--- EXERCISE MATERIAL Enclosed Below ---

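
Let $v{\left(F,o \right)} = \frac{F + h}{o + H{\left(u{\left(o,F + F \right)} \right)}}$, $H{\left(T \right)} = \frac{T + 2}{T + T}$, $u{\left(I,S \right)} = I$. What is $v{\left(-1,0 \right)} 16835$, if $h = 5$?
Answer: $0$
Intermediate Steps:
$H{\left(T \right)} = \frac{2 + T}{2 T}$
$v{\left(F,o \right)} = \frac{5 + F}{o + \frac{2 + o}{2 o}}$ ($v{\left(F,o \right)} = \frac{F + 5}{o + \frac{2 + o}{2 o}} = \frac{5 + F}{o + \frac{2 + o}{2 o}}$)
$v{\left(-1,0 \right)} 16835 = 2 \cdot 0 \frac{1}{2 + 0 + 2 \cdot 0^{2}} \left(5 - 1\right) 16835 = 2 \cdot 0 \frac{1}{2 + 0 + 2 \cdot 0} \cdot 4 \cdot 16835 = 2 \cdot 0 \frac{1}{2 + 0 + 0} \cdot 4 \cdot 16835 = 2 \cdot 0 \cdot \frac{1}{2} \cdot 4 \cdot 16835 = 0 \cdot 16835 = 0$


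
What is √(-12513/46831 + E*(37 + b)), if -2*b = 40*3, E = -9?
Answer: 4*√28337157114/46831 ≈ 14.378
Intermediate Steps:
b = -60 (b = -20*3 = -½*120 = -60)
√(-12513/46831 + E*(37 + b)) = √(-12513/46831 - 9*(37 - 60)) = √(-12513*1/46831 - 9*(-23)) = √(-12513/46831 + 207) = √(9681504/46831) = 4*√28337157114/46831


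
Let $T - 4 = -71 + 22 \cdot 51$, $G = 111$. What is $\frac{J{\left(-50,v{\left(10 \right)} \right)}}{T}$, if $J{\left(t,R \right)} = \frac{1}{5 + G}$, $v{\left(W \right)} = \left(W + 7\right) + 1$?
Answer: $\frac{1}{122380} \approx 8.1713 \cdot 10^{-6}$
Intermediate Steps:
$v{\left(W \right)} = 8 + W$ ($v{\left(W \right)} = \left(7 + W\right) + 1 = 8 + W$)
$J{\left(t,R \right)} = \frac{1}{116}$ ($J{\left(t,R \right)} = \frac{1}{5 + 111} = \frac{1}{116}$)
$T = 1055$ ($T = 4 + \left(-71 + 22 \cdot 51\right) = 4 + \left(-71 + 1122\right) = 4 + 1051 = 1055$)
$\frac{J{\left(-50,v{\left(10 \right)} \right)}}{T} = \frac{1}{116 \cdot 1055} = \frac{1}{116} \cdot \frac{1}{1055} = \frac{1}{122380}$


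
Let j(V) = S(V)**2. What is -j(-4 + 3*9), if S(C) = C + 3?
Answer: -676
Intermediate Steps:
S(C) = 3 + C
j(V) = (3 + V)**2
-j(-4 + 3*9) = -(3 + (-4 + 3*9))**2 = -(3 + (-4 + 27))**2 = -(3 + 23)**2 = -1*26**2 = -1*676 = -676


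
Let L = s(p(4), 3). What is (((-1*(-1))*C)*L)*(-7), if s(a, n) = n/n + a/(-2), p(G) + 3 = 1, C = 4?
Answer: -56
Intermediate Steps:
p(G) = -2 (p(G) = -3 + 1 = -2)
s(a, n) = 1 - a/2 (s(a, n) = 1 + a*(-½) = 1 - a/2)
L = 2 (L = 1 - ½*(-2) = 1 + 1 = 2)
(((-1*(-1))*C)*L)*(-7) = ((-1*(-1)*4)*2)*(-7) = ((1*4)*2)*(-7) = (4*2)*(-7) = 8*(-7) = -56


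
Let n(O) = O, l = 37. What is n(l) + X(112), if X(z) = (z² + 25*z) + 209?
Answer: 15590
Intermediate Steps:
X(z) = 209 + z² + 25*z
n(l) + X(112) = 37 + (209 + 112² + 25*112) = 37 + (209 + 12544 + 2800) = 37 + 15553 = 15590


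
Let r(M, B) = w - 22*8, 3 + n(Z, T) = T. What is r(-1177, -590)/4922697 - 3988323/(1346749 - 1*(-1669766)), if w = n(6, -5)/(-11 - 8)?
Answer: -41449207863281/31348710830905 ≈ -1.3222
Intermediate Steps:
n(Z, T) = -3 + T
w = 8/19 (w = (-3 - 5)/(-11 - 8) = -8/(-19) = -8*(-1/19) = 8/19 ≈ 0.42105)
r(M, B) = -3336/19 (r(M, B) = 8/19 - 22*8 = 8/19 - 176 = -3336/19)
r(-1177, -590)/4922697 - 3988323/(1346749 - 1*(-1669766)) = -3336/19/4922697 - 3988323/(1346749 - 1*(-1669766)) = -3336/19*1/4922697 - 3988323/(1346749 + 1669766) = -1112/31177081 - 3988323/3016515 = -1112/31177081 - 3988323*1/3016515 = -1112/31177081 - 1329441/1005505 = -41449207863281/31348710830905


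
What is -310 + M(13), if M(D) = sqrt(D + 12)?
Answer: -305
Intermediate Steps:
M(D) = sqrt(12 + D)
-310 + M(13) = -310 + sqrt(12 + 13) = -310 + sqrt(25) = -310 + 5 = -305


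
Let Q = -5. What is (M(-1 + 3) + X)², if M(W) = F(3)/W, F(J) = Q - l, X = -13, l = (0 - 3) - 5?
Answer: 529/4 ≈ 132.25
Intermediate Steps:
l = -8 (l = -3 - 5 = -8)
F(J) = 3 (F(J) = -5 - 1*(-8) = -5 + 8 = 3)
M(W) = 3/W
(M(-1 + 3) + X)² = (3/(-1 + 3) - 13)² = (3/2 - 13)² = (-23/2)² = 529/4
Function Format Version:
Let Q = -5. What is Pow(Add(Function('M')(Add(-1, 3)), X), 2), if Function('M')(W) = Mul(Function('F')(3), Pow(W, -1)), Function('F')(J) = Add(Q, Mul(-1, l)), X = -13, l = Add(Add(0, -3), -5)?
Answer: Rational(529, 4) ≈ 132.25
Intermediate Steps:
l = -8 (l = Add(-3, -5) = -8)
Function('F')(J) = 3 (Function('F')(J) = Add(-5, Mul(-1, -8)) = Add(-5, 8) = 3)
Function('M')(W) = Mul(3, Pow(W, -1))
Pow(Add(Function('M')(Add(-1, 3)), X), 2) = Pow(Add(Mul(3, Pow(Add(-1, 3), -1)), -13), 2) = Pow(Add(Mul(3, Pow(2, -1)), -13), 2) = Pow(Add(Mul(3, Rational(1, 2)), -13), 2) = Pow(Add(Rational(3, 2), -13), 2) = Pow(Rational(-23, 2), 2) = Rational(529, 4)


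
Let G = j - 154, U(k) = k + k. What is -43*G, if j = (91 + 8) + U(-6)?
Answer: 2881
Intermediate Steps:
U(k) = 2*k
j = 87 (j = (91 + 8) + 2*(-6) = 99 - 12 = 87)
G = -67 (G = 87 - 154 = -67)
-43*G = -43*(-67) = 2881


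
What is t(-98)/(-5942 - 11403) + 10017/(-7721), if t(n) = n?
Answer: -24712601/19131535 ≈ -1.2917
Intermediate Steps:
t(-98)/(-5942 - 11403) + 10017/(-7721) = -98/(-5942 - 11403) + 10017/(-7721) = -98/(-17345) + 10017*(-1/7721) = -98*(-1/17345) - 1431/1103 = 98/17345 - 1431/1103 = -24712601/19131535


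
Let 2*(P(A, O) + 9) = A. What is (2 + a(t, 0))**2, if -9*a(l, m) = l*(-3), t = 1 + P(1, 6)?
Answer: 1/4 ≈ 0.25000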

--- End of Enclosed EXERCISE MATERIAL ---

(EXERCISE OBJECTIVE): One stretch of the lines above is wanted, from the line that contains "Let j(V) = S(V)**2." through the line that contains "Answer: 15590". Output it exactly.

(ANSWER TO THIS PROBLEM):
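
Let j(V) = S(V)**2. What is -j(-4 + 3*9), if S(C) = C + 3?
Answer: -676
Intermediate Steps:
S(C) = 3 + C
j(V) = (3 + V)**2
-j(-4 + 3*9) = -(3 + (-4 + 3*9))**2 = -(3 + (-4 + 27))**2 = -(3 + 23)**2 = -1*26**2 = -1*676 = -676


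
Let L = s(p(4), 3). What is (((-1*(-1))*C)*L)*(-7), if s(a, n) = n/n + a/(-2), p(G) + 3 = 1, C = 4?
Answer: -56
Intermediate Steps:
p(G) = -2 (p(G) = -3 + 1 = -2)
s(a, n) = 1 - a/2 (s(a, n) = 1 + a*(-½) = 1 - a/2)
L = 2 (L = 1 - ½*(-2) = 1 + 1 = 2)
(((-1*(-1))*C)*L)*(-7) = ((-1*(-1)*4)*2)*(-7) = ((1*4)*2)*(-7) = (4*2)*(-7) = 8*(-7) = -56


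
Let n(O) = O, l = 37. What is n(l) + X(112), if X(z) = (z² + 25*z) + 209?
Answer: 15590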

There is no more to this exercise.